Go through the records and give the number of lines that include "subset", with nothing else.

[EXTRACTED ENTRIES Boundary: Start]

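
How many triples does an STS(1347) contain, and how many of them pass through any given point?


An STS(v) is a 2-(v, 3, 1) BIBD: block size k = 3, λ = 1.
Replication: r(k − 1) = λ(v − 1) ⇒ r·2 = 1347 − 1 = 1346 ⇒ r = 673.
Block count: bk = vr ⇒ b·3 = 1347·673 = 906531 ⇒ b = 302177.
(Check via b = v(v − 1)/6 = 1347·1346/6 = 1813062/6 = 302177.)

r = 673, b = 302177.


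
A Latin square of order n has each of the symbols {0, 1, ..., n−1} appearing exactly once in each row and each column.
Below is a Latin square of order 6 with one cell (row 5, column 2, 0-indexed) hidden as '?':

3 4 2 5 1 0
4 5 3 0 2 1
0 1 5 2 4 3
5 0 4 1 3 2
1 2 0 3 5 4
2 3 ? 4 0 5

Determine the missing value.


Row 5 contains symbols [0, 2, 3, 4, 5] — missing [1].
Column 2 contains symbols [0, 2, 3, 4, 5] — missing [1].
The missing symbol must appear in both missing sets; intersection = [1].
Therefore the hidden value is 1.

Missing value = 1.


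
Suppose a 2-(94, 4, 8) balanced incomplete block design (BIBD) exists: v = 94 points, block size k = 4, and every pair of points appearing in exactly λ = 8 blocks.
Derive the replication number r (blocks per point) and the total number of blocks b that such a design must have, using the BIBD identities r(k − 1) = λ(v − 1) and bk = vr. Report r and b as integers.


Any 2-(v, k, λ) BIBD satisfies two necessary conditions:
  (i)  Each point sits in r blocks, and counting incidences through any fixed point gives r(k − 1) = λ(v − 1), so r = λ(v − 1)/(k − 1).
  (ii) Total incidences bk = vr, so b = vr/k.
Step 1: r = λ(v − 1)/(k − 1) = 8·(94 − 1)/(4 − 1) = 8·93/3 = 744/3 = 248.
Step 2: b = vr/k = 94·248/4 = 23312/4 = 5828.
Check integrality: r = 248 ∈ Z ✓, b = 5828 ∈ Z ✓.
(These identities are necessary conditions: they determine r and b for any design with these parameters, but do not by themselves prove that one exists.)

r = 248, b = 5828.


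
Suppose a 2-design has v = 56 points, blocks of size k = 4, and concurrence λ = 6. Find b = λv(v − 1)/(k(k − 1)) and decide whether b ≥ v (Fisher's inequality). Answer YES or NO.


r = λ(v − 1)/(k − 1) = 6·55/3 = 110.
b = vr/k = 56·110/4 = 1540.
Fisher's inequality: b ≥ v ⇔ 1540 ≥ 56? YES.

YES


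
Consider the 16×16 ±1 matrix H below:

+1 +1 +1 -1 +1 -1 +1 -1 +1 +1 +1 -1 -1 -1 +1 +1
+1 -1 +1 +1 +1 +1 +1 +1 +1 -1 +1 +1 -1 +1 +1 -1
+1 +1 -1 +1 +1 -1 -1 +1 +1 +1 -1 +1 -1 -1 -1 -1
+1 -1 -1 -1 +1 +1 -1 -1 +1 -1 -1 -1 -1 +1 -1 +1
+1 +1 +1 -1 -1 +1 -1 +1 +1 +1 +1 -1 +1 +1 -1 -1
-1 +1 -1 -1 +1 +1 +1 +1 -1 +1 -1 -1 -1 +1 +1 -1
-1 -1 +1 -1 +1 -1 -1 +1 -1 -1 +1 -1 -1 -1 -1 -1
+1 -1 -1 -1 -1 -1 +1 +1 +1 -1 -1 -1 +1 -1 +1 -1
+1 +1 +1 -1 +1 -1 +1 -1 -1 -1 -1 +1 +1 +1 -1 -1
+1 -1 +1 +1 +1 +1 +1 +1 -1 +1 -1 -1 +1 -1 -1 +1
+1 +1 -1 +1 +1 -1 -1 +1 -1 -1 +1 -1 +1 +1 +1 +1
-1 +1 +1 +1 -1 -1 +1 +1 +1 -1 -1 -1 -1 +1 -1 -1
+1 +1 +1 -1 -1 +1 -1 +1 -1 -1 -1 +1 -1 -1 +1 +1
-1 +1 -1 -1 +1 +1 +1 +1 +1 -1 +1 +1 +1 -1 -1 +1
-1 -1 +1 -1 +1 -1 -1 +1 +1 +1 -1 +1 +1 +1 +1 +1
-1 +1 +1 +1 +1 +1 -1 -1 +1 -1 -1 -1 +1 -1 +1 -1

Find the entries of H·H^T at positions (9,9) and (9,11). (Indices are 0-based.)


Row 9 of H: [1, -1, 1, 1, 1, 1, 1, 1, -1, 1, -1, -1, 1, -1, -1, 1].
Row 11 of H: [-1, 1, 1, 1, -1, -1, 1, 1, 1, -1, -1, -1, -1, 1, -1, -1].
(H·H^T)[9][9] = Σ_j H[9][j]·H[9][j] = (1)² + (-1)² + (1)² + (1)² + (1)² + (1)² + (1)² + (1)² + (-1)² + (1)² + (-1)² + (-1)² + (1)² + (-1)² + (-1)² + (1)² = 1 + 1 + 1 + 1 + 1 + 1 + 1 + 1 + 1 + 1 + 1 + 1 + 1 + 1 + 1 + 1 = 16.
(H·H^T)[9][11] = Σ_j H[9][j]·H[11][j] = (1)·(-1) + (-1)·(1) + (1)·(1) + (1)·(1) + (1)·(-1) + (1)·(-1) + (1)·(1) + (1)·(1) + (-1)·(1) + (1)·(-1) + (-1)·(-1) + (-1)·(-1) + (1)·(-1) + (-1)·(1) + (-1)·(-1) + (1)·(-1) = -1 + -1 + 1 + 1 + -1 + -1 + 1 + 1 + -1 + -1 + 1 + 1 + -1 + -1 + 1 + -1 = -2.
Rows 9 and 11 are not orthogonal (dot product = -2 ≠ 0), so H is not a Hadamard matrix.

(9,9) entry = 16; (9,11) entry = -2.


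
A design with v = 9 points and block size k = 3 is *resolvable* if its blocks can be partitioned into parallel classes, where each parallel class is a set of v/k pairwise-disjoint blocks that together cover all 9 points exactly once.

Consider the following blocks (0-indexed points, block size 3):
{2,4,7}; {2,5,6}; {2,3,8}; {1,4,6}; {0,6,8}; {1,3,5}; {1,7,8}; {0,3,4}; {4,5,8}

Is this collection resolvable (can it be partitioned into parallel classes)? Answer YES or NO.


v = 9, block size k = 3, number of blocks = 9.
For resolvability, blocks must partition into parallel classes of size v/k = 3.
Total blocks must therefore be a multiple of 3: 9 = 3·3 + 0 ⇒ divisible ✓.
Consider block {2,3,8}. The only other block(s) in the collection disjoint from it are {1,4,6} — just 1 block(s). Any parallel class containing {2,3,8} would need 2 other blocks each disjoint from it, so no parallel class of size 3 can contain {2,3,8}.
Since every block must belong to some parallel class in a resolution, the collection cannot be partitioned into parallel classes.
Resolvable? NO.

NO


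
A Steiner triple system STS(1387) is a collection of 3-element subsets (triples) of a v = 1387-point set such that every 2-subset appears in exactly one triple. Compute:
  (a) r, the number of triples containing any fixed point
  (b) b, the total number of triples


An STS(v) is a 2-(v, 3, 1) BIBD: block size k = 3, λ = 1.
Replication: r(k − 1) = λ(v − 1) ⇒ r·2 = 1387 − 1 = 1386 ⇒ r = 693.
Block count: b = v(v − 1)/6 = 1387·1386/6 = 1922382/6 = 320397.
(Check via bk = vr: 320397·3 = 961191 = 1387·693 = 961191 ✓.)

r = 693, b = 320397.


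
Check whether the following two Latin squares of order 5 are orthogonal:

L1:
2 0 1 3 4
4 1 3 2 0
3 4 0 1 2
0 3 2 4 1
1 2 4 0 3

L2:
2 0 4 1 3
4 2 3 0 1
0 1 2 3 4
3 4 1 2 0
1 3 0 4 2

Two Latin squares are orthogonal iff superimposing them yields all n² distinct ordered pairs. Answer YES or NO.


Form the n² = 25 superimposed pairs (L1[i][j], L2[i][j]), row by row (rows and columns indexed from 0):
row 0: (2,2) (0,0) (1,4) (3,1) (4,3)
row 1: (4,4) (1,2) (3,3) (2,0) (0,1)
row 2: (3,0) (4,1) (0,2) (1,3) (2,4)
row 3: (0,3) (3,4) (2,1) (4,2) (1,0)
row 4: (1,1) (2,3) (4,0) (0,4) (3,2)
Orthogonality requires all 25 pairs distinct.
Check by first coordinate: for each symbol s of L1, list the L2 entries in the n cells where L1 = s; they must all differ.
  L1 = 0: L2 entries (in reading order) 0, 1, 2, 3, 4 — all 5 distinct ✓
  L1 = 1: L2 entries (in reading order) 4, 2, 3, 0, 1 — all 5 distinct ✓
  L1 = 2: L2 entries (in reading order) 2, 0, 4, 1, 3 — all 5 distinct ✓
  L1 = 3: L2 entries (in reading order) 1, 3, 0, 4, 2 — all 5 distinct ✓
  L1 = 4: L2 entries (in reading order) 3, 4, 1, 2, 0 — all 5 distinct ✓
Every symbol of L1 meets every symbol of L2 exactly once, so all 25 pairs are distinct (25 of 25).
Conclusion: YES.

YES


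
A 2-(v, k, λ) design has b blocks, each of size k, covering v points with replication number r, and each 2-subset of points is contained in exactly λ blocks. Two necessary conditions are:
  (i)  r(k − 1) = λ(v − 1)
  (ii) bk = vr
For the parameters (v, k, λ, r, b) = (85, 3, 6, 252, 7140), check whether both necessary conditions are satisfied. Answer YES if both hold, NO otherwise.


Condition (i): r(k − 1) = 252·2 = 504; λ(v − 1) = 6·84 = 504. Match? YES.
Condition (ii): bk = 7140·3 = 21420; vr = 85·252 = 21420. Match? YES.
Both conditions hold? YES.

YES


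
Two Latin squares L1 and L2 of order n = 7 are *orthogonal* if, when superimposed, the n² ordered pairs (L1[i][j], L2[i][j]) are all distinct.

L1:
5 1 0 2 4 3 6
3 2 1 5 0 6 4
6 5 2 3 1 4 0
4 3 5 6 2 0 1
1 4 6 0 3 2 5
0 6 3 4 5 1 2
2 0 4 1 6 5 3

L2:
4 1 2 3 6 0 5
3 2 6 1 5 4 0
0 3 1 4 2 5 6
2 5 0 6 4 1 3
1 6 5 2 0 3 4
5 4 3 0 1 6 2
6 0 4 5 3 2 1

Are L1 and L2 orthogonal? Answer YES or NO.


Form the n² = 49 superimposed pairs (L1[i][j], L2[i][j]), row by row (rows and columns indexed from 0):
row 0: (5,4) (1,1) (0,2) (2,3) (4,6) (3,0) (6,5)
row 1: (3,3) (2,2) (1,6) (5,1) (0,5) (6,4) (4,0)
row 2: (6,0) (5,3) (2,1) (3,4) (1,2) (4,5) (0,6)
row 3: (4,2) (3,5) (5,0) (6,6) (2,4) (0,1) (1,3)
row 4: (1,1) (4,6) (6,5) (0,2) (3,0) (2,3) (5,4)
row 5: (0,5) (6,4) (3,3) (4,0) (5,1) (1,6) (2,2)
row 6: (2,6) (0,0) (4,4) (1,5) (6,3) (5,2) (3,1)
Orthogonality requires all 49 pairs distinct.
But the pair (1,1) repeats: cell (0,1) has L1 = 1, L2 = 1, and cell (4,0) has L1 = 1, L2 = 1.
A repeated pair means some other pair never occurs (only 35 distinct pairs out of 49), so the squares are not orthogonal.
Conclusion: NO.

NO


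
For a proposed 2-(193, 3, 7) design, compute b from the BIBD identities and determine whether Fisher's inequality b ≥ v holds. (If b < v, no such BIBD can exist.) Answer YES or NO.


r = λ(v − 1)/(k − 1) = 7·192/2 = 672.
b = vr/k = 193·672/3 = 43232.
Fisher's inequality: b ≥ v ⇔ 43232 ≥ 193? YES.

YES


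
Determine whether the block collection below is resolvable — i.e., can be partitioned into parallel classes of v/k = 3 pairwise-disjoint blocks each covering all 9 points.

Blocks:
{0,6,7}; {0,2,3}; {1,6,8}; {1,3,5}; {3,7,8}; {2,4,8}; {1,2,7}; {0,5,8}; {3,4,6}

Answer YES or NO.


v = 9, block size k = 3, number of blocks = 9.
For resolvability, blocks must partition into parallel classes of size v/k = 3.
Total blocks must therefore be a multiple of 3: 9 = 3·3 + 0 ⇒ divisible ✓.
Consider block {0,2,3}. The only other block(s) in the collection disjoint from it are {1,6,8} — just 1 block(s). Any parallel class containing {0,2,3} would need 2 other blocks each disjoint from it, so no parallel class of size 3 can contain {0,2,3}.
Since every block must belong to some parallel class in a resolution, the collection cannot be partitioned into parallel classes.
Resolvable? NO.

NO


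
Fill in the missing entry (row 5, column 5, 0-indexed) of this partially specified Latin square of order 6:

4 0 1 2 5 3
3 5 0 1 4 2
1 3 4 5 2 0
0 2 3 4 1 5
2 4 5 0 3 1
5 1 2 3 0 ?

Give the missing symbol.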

[EXTRACTED ENTRIES Boundary: End]

RESULT OF THE EXERCISE ▸ 2